§ **Instructions to follow**
Repeat exactly the lines from the line containing "With n = 138, α" through the last line of the records below, inclusive, and nothing else.

§ **Provided data**
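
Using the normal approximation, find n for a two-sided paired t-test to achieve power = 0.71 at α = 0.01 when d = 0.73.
n = 19 pairs

Sample size formula (paired t-test, normal approximation):
n = ((z_{α/2} + z_β) / d)²

z_{α/2} = 2.576 (for α = 0.01, two-sided)
z_β = 0.553 (for power = 0.71)
d = 0.73

n = ((2.576 + 0.553) / 0.73)²
n = (4.286)²
n ≈ 18.37
Round up to the next whole number: n = 19 pairs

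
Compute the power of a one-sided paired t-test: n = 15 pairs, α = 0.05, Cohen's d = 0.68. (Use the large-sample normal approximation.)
Power ≈ 0.84

Power calculation (paired t-test, normal approximation):
z_β = d · √n - z_α
z_β = 0.68 · √15 - 1.645
z_β = 0.68 · 3.873 - 1.645
z_β = 0.989

Power = Φ(z_β) = Φ(0.989) ≈ 0.839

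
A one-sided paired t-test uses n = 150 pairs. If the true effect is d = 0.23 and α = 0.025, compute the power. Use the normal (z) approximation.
Power ≈ 0.80

Power calculation (paired t-test, normal approximation):
z_β = d · √n - z_α
z_β = 0.23 · √150 - 1.960
z_β = 0.23 · 12.247 - 1.960
z_β = 0.857

Power = Φ(z_β) = Φ(0.857) ≈ 0.804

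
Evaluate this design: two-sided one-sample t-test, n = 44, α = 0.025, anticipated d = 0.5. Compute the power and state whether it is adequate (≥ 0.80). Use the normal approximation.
Power ≈ 0.86; the study is adequately powered (power ≥ 0.80)

Power calculation (one-sample t-test, normal approximation):
z_β = d · √n - z_{α/2}
z_β = 0.5 · √44 - 2.241
z_β = 0.5 · 6.633 - 2.241
z_β = 1.075

Power = Φ(z_β) = Φ(1.075) ≈ 0.859

Effect size d = 0.5 is medium by Cohen's convention (0.2/0.5/0.8).

Threshold: power ≥ 0.80 is conventionally adequate.
Power ≈ 0.86 → the study is adequately powered (power ≥ 0.80).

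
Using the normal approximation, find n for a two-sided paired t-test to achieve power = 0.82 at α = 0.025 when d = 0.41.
n = 60 pairs

Sample size formula (paired t-test, normal approximation):
n = ((z_{α/2} + z_β) / d)²

z_{α/2} = 2.241 (for α = 0.025, two-sided)
z_β = 0.915 (for power = 0.82)
d = 0.41

n = ((2.241 + 0.915) / 0.41)²
n = (7.698)²
n ≈ 59.26
Round up to the next whole number: n = 60 pairs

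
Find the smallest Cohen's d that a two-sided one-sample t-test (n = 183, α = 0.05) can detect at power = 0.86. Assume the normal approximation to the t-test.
d ≈ 0.22

Minimum detectable effect (one-sample t-test, normal approximation):
d = (z_{α/2} + z_β) / √n
d = (1.960 + 1.080) / √183
d = 3.040 / 13.528
d ≈ 0.22

By Cohen's convention (0.2 small / 0.5 medium / 0.8 large): small effect.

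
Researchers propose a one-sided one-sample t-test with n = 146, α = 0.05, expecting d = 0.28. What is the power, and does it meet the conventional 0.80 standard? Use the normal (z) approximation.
Power ≈ 0.96; the study is adequately powered (power ≥ 0.80)

Power calculation (one-sample t-test, normal approximation):
z_β = d · √n - z_α
z_β = 0.28 · √146 - 1.645
z_β = 0.28 · 12.083 - 1.645
z_β = 1.738

Power = Φ(z_β) = Φ(1.738) ≈ 0.959

Effect size d = 0.28 is small by Cohen's convention (0.2/0.5/0.8).

Threshold: power ≥ 0.80 is conventionally adequate.
Power ≈ 0.96 → the study is adequately powered (power ≥ 0.80).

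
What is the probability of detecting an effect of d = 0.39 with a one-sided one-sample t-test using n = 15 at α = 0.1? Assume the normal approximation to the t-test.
Power ≈ 0.59

Power calculation (one-sample t-test, normal approximation):
z_β = d · √n - z_α
z_β = 0.39 · √15 - 1.282
z_β = 0.39 · 3.873 - 1.282
z_β = 0.229

Power = Φ(z_β) = Φ(0.229) ≈ 0.591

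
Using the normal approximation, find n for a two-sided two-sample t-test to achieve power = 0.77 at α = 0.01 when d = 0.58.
n = 66 per group

Sample size formula (two-sample t-test, normal approximation):
n = 2 · ((z_{α/2} + z_β) / d)²

z_{α/2} = 2.576 (for α = 0.01, two-sided)
z_β = 0.739 (for power = 0.77)
d = 0.58

n = 2 · ((2.576 + 0.739) / 0.58)²
n = 2 · (5.716)²
n ≈ 65.35
Round up to the next whole number: n = 66 per group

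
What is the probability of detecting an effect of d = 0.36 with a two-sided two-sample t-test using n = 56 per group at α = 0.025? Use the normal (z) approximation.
Power ≈ 0.37

Power calculation (two-sample t-test, normal approximation):
z_β = d · √(n/2) - z_{α/2}
z_β = 0.36 · √(56/2) - 2.241
z_β = 0.36 · 5.292 - 2.241
z_β = -0.336

Power = Φ(z_β) = Φ(-0.336) ≈ 0.368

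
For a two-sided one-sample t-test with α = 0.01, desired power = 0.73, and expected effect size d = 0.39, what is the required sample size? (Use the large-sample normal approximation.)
n = 67

Sample size formula (one-sample t-test, normal approximation):
n = ((z_{α/2} + z_β) / d)²

z_{α/2} = 2.576 (for α = 0.01, two-sided)
z_β = 0.613 (for power = 0.73)
d = 0.39

n = ((2.576 + 0.613) / 0.39)²
n = (8.177)²
n ≈ 66.86
Round up to the next whole number: n = 67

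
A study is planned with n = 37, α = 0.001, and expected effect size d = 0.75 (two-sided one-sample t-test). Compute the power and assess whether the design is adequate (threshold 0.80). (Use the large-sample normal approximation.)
Power ≈ 0.90; the study is adequately powered (power ≥ 0.80)

Power calculation (one-sample t-test, normal approximation):
z_β = d · √n - z_{α/2}
z_β = 0.75 · √37 - 3.291
z_β = 0.75 · 6.083 - 3.291
z_β = 1.272

Power = Φ(z_β) = Φ(1.272) ≈ 0.898

Effect size d = 0.75 is medium by Cohen's convention (0.2/0.5/0.8).

Threshold: power ≥ 0.80 is conventionally adequate.
Power ≈ 0.90 → the study is adequately powered (power ≥ 0.80).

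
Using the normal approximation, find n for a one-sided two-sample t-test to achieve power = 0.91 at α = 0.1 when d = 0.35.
n = 113 per group

Sample size formula (two-sample t-test, normal approximation):
n = 2 · ((z_α + z_β) / d)²

z_α = 1.282 (for α = 0.1, one-sided)
z_β = 1.341 (for power = 0.91)
d = 0.35

n = 2 · ((1.282 + 1.341) / 0.35)²
n = 2 · (7.494)²
n ≈ 112.32
Round up to the next whole number: n = 113 per group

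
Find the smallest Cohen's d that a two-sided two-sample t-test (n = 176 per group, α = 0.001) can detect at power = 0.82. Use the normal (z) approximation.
d ≈ 0.45

Minimum detectable effect (two-sample t-test, normal approximation):
d = (z_{α/2} + z_β) / √(n/2)
d = (3.291 + 0.915) / √(176/2)
d = 4.206 / 9.381
d ≈ 0.45

By Cohen's convention (0.2 small / 0.5 medium / 0.8 large): small effect.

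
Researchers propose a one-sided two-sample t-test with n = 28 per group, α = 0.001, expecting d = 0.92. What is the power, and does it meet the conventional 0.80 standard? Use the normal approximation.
Power ≈ 0.64; the study is underpowered (power < 0.80)

Power calculation (two-sample t-test, normal approximation):
z_β = d · √(n/2) - z_α
z_β = 0.92 · √(28/2) - 3.090
z_β = 0.92 · 3.742 - 3.090
z_β = 0.352

Power = Φ(z_β) = Φ(0.352) ≈ 0.638

Effect size d = 0.92 is large by Cohen's convention (0.2/0.5/0.8).

Threshold: power ≥ 0.80 is conventionally adequate.
Power ≈ 0.64 → the study is underpowered (power < 0.80).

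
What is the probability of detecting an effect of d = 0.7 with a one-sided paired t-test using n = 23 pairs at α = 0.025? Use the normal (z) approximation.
Power ≈ 0.92

Power calculation (paired t-test, normal approximation):
z_β = d · √n - z_α
z_β = 0.7 · √23 - 1.960
z_β = 0.7 · 4.796 - 1.960
z_β = 1.397

Power = Φ(z_β) = Φ(1.397) ≈ 0.919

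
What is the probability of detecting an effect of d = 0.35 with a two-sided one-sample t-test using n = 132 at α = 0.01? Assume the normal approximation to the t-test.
Power ≈ 0.93

Power calculation (one-sample t-test, normal approximation):
z_β = d · √n - z_{α/2}
z_β = 0.35 · √132 - 2.576
z_β = 0.35 · 11.489 - 2.576
z_β = 1.445

Power = Φ(z_β) = Φ(1.445) ≈ 0.926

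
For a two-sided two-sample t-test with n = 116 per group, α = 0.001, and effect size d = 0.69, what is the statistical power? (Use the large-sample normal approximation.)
Power ≈ 0.98

Power calculation (two-sample t-test, normal approximation):
z_β = d · √(n/2) - z_{α/2}
z_β = 0.69 · √(116/2) - 3.291
z_β = 0.69 · 7.616 - 3.291
z_β = 1.964

Power = Φ(z_β) = Φ(1.964) ≈ 0.975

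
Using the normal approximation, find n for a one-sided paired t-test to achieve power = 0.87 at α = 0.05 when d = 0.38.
n = 54 pairs

Sample size formula (paired t-test, normal approximation):
n = ((z_α + z_β) / d)²

z_α = 1.645 (for α = 0.05, one-sided)
z_β = 1.126 (for power = 0.87)
d = 0.38

n = ((1.645 + 1.126) / 0.38)²
n = (7.292)²
n ≈ 53.17
Round up to the next whole number: n = 54 pairs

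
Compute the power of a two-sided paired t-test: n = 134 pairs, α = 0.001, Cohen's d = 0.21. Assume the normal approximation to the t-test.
Power ≈ 0.20

Power calculation (paired t-test, normal approximation):
z_β = d · √n - z_{α/2}
z_β = 0.21 · √134 - 3.291
z_β = 0.21 · 11.576 - 3.291
z_β = -0.860

Power = Φ(z_β) = Φ(-0.860) ≈ 0.195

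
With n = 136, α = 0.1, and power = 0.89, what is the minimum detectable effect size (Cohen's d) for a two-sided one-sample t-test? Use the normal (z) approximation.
d ≈ 0.25

Minimum detectable effect (one-sample t-test, normal approximation):
d = (z_{α/2} + z_β) / √n
d = (1.645 + 1.227) / √136
d = 2.871 / 11.662
d ≈ 0.25

By Cohen's convention (0.2 small / 0.5 medium / 0.8 large): small effect.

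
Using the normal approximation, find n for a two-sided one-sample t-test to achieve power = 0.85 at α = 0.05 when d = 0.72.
n = 18

Sample size formula (one-sample t-test, normal approximation):
n = ((z_{α/2} + z_β) / d)²

z_{α/2} = 1.960 (for α = 0.05, two-sided)
z_β = 1.036 (for power = 0.85)
d = 0.72

n = ((1.960 + 1.036) / 0.72)²
n = (4.161)²
n ≈ 17.31
Round up to the next whole number: n = 18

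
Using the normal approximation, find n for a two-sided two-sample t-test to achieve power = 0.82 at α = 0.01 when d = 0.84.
n = 35 per group

Sample size formula (two-sample t-test, normal approximation):
n = 2 · ((z_{α/2} + z_β) / d)²

z_{α/2} = 2.576 (for α = 0.01, two-sided)
z_β = 0.915 (for power = 0.82)
d = 0.84

n = 2 · ((2.576 + 0.915) / 0.84)²
n = 2 · (4.156)²
n ≈ 34.54
Round up to the next whole number: n = 35 per group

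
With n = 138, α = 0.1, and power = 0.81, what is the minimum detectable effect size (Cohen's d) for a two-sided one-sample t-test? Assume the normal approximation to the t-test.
d ≈ 0.21

Minimum detectable effect (one-sample t-test, normal approximation):
d = (z_{α/2} + z_β) / √n
d = (1.645 + 0.878) / √138
d = 2.523 / 11.747
d ≈ 0.21

By Cohen's convention (0.2 small / 0.5 medium / 0.8 large): small effect.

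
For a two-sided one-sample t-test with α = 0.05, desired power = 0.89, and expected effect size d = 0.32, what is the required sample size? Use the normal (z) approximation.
n = 100

Sample size formula (one-sample t-test, normal approximation):
n = ((z_{α/2} + z_β) / d)²

z_{α/2} = 1.960 (for α = 0.05, two-sided)
z_β = 1.227 (for power = 0.89)
d = 0.32

n = ((1.960 + 1.227) / 0.32)²
n = (9.959)²
n ≈ 99.18
Round up to the next whole number: n = 100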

§ **Task response**
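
With n = 138, α = 0.1, and power = 0.81, what is the minimum detectable effect size (Cohen's d) for a two-sided one-sample t-test? Assume the normal approximation to the t-test.
d ≈ 0.21

Minimum detectable effect (one-sample t-test, normal approximation):
d = (z_{α/2} + z_β) / √n
d = (1.645 + 0.878) / √138
d = 2.523 / 11.747
d ≈ 0.21

By Cohen's convention (0.2 small / 0.5 medium / 0.8 large): small effect.

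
For a two-sided one-sample t-test with α = 0.05, desired power = 0.89, and expected effect size d = 0.32, what is the required sample size? Use the normal (z) approximation.
n = 100

Sample size formula (one-sample t-test, normal approximation):
n = ((z_{α/2} + z_β) / d)²

z_{α/2} = 1.960 (for α = 0.05, two-sided)
z_β = 1.227 (for power = 0.89)
d = 0.32

n = ((1.960 + 1.227) / 0.32)²
n = (9.959)²
n ≈ 99.18
Round up to the next whole number: n = 100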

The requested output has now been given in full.